[Items from a data source]

####

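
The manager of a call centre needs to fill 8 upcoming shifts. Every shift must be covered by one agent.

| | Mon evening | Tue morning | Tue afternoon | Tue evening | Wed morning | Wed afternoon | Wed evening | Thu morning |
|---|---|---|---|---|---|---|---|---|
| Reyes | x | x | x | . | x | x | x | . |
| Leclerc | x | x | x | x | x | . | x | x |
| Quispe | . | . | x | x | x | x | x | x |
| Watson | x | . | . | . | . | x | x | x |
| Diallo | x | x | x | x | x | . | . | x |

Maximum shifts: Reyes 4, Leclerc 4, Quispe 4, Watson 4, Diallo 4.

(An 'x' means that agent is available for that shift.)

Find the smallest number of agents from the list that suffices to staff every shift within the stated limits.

2

8 slots to fill and no one can take more than 4, so at least ⌈8/4⌉ = 2 agents are needed.
Reyes and Leclerc alone can cover everything: Mon evening→Reyes, Tue morning→Reyes, Tue afternoon→Reyes, Tue evening→Leclerc, Wed morning→Leclerc, Wed afternoon→Reyes, Wed evening→Leclerc, Thu morning→Leclerc.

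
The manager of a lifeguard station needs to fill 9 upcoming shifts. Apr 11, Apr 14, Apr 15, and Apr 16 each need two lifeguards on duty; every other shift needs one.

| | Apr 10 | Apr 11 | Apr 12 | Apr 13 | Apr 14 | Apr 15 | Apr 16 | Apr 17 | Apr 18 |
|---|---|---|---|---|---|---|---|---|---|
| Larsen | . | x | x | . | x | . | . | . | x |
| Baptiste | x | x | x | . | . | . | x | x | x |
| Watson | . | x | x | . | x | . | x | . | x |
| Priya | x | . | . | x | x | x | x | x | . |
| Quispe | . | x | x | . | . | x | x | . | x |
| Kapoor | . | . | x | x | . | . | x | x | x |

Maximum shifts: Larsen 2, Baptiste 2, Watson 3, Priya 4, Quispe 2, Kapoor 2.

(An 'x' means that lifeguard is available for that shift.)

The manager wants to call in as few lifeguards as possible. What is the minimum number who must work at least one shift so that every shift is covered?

5

13 slots to fill and no one can take more than 4, so at least ⌈13/4⌉ = 4 lifeguards are needed.
Any 4 lifeguards together have capacity at most 4+3+2+2 = 11 < 13 slots, so 4 can never suffice.
Larsen, Baptiste, Watson, Priya, and Quispe alone can cover everything: Apr 10→Baptiste, Apr 11→Watson+Quispe, Apr 12→Larsen, Apr 13→Priya, Apr 14→Larsen+Priya, Apr 15→Priya+Quispe, Apr 16→Watson+Priya, Apr 17→Baptiste, Apr 18→Watson.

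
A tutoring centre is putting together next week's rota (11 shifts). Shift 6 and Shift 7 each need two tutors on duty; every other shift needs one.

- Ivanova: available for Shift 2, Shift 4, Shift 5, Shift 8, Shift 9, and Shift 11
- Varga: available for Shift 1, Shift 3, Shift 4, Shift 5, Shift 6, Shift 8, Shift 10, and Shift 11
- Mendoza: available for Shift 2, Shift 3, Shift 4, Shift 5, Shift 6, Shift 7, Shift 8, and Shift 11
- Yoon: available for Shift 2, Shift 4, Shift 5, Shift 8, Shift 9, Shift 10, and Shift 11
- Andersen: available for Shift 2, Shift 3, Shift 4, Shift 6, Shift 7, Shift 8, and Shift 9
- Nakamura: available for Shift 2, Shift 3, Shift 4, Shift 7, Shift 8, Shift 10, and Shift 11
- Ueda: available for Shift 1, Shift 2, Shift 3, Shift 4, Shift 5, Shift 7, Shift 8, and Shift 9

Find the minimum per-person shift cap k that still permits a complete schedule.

2

With 7 tutors and 13 worker-slots to fill, someone must work at least ⌈13/7⌉ = 2 shifts, so k ≥ 2.
k = 2 works: Shift 1→Varga, Shift 2→Andersen, Shift 3→Mendoza, Shift 4→Nakamura, Shift 5→Ivanova, Shift 6→Varga+Mendoza, Shift 7→Andersen+Nakamura, Shift 8→Ueda, Shift 9→Ivanova, Shift 10→Yoon, Shift 11→Yoon.
Loads: Ivanova 2, Varga 2, Mendoza 2, Yoon 2, Andersen 2, Nakamura 2, Ueda 1 — all ≤ 2.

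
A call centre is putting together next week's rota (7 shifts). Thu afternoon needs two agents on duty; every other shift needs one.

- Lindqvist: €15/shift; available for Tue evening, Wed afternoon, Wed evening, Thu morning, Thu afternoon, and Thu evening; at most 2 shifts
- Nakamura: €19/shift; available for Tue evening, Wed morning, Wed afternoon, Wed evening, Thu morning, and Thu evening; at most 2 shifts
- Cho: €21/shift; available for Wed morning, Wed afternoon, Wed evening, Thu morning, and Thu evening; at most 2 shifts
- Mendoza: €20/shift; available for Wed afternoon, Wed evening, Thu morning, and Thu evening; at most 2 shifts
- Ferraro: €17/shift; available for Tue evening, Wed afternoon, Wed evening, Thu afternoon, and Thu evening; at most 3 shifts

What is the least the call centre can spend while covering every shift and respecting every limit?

Thu afternoon can only be covered by Lindqvist and Ferraro, so that assignment is forced.
Picking the cheapest available agent for each shift independently would cost €126, but that ignores the shift limits.
An optimal schedule: Tue evening→Lindqvist, Wed morning→Nakamura, Wed afternoon→Ferraro, Wed evening→Ferraro, Thu morning→Nakamura, Thu afternoon→Lindqvist+Ferraro, Thu evening→Mendoza.
Total: 15 + 19 + 17 + 17 + 19 + 15 + 17 + 20 = €139.

€139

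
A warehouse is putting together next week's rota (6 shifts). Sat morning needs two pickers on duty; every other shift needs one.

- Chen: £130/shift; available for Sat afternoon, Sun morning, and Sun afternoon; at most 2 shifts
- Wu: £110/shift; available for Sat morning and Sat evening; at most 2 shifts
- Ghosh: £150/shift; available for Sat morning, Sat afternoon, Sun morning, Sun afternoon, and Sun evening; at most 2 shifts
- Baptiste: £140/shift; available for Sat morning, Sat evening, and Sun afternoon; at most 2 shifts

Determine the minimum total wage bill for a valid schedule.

Sun evening can only be covered by Ghosh, so that assignment is forced.
Picking the cheapest available picker for each shift independently would cost £900, but that ignores the shift limits.
An optimal schedule: Sat morning→Wu+Baptiste, Sat afternoon→Chen, Sat evening→Wu, Sun morning→Chen, Sun afternoon→Baptiste, Sun evening→Ghosh.
Total: 110 + 140 + 130 + 110 + 130 + 140 + 150 = £910.

£910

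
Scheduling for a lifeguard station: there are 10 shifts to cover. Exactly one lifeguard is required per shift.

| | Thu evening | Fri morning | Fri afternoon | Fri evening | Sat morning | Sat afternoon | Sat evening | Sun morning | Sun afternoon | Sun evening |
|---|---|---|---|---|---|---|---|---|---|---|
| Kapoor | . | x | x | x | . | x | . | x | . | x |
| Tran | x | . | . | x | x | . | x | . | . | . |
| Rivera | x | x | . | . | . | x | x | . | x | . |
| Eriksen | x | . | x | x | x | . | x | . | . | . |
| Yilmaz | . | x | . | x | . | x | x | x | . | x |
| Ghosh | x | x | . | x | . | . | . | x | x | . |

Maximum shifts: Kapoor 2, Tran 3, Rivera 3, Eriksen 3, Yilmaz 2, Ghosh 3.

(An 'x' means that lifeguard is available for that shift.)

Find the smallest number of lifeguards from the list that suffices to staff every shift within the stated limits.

4

10 slots to fill and no one can take more than 3, so at least ⌈10/3⌉ = 4 lifeguards are needed.
Kapoor, Tran, Rivera, and Eriksen alone can cover everything: Thu evening→Tran, Fri morning→Rivera, Fri afternoon→Eriksen, Fri evening→Tran, Sat morning→Tran, Sat afternoon→Rivera, Sat evening→Eriksen, Sun morning→Kapoor, Sun afternoon→Rivera, Sun evening→Kapoor.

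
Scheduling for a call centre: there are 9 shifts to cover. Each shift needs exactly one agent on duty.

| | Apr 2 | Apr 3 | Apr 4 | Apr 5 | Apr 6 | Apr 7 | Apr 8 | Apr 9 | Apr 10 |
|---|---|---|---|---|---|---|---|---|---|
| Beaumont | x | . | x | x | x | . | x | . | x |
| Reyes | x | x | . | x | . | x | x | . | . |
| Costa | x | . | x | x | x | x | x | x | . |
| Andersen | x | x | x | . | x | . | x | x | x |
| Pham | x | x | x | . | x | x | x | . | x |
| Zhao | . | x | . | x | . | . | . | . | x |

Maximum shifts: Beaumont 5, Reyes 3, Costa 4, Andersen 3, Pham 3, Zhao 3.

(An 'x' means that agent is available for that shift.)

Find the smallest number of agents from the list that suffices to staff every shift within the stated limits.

3

9 slots to fill and no one can take more than 5, so at least ⌈9/5⌉ = 2 agents are needed.
No set of 2 agents can cover every shift (each such set leaves at least one shift with no one available or exceeds a cap).
Beaumont, Reyes, and Costa alone can cover everything: Apr 2→Beaumont, Apr 3→Reyes, Apr 4→Beaumont, Apr 5→Beaumont, Apr 6→Beaumont, Apr 7→Reyes, Apr 8→Reyes, Apr 9→Costa, Apr 10→Beaumont.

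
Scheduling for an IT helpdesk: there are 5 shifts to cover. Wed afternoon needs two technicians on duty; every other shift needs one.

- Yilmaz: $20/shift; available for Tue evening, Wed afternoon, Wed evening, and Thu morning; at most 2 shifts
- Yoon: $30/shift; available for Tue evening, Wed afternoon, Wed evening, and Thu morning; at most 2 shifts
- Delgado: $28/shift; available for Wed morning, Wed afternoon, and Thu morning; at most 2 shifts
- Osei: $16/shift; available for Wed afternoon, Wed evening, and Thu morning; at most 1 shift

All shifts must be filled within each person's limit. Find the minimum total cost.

Wed morning can only be covered by Delgado, so that assignment is forced.
Picking the cheapest available technician for each shift independently would cost $116, but that ignores the shift limits.
An optimal schedule: Tue evening→Yilmaz, Wed morning→Delgado, Wed afternoon→Delgado+Yoon, Wed evening→Osei, Thu morning→Yilmaz.
Total: 20 + 28 + 28 + 30 + 16 + 20 = $142.

$142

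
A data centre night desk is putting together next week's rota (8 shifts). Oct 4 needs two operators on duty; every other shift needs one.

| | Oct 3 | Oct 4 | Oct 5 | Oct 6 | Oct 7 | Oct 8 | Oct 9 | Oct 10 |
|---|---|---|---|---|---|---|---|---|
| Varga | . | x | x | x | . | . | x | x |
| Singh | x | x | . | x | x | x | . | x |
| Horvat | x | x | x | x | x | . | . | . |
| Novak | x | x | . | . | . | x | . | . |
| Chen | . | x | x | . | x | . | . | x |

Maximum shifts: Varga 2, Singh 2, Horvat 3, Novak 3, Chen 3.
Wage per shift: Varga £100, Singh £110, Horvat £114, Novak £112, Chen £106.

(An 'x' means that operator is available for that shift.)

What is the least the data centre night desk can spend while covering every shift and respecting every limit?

Oct 9 can only be covered by Varga, so that assignment is forced.
Picking the cheapest available operator for each shift independently would cost £932, but that ignores the shift limits.
An optimal schedule: Oct 3→Novak, Oct 4→Chen+Novak, Oct 5→Varga, Oct 6→Singh, Oct 7→Chen, Oct 8→Singh, Oct 9→Varga, Oct 10→Chen.
Total: 112 + 106 + 112 + 100 + 110 + 106 + 110 + 100 + 106 = £962.

£962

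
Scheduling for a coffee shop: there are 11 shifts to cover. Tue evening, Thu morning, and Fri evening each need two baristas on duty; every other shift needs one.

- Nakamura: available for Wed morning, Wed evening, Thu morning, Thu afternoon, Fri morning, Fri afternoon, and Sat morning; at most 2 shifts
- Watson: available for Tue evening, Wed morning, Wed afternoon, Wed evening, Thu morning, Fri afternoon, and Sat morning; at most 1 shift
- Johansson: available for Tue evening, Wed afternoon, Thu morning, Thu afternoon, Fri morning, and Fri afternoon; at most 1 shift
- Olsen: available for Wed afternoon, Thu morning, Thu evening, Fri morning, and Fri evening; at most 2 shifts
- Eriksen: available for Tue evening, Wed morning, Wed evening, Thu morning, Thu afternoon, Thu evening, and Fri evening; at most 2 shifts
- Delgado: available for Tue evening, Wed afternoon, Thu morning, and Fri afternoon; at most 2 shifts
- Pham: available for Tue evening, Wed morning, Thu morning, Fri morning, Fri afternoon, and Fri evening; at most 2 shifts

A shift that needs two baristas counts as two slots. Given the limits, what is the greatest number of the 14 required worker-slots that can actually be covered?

12

Total capacity across all baristas is 2+1+1+2+2+2+2 = 12, and 14 slots are needed, so at most 12 can be filled.
An assignment achieving 12: Tue evening→Eriksen+Delgado, Wed morning→Watson, Wed afternoon→Delgado, Wed evening→Nakamura, Thu afternoon→Johansson, Thu evening→Olsen, Fri morning→Pham, Fri afternoon→Pham, Fri evening→Olsen+Eriksen, Sat morning→Nakamura.
Loads: Nakamura 2/2, Watson 1/1, Johansson 1/1, Olsen 2/2, Eriksen 2/2, Delgado 2/2, Pham 2/2.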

####

* **Task requirements**:
Retype exactly, and only, the lines above from the one where "Singh | x |" occurs up to and including the one where "(An 'x' means that operator" occurs.

* **Solution to this task**:
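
| Singh | x | x | . | x | x | x | . | x |
| Horvat | x | x | x | x | x | . | . | . |
| Novak | x | x | . | . | . | x | . | . |
| Chen | . | x | x | . | x | . | . | x |

Maximum shifts: Varga 2, Singh 2, Horvat 3, Novak 3, Chen 3.
Wage per shift: Varga £100, Singh £110, Horvat £114, Novak £112, Chen £106.

(An 'x' means that operator is available for that shift.)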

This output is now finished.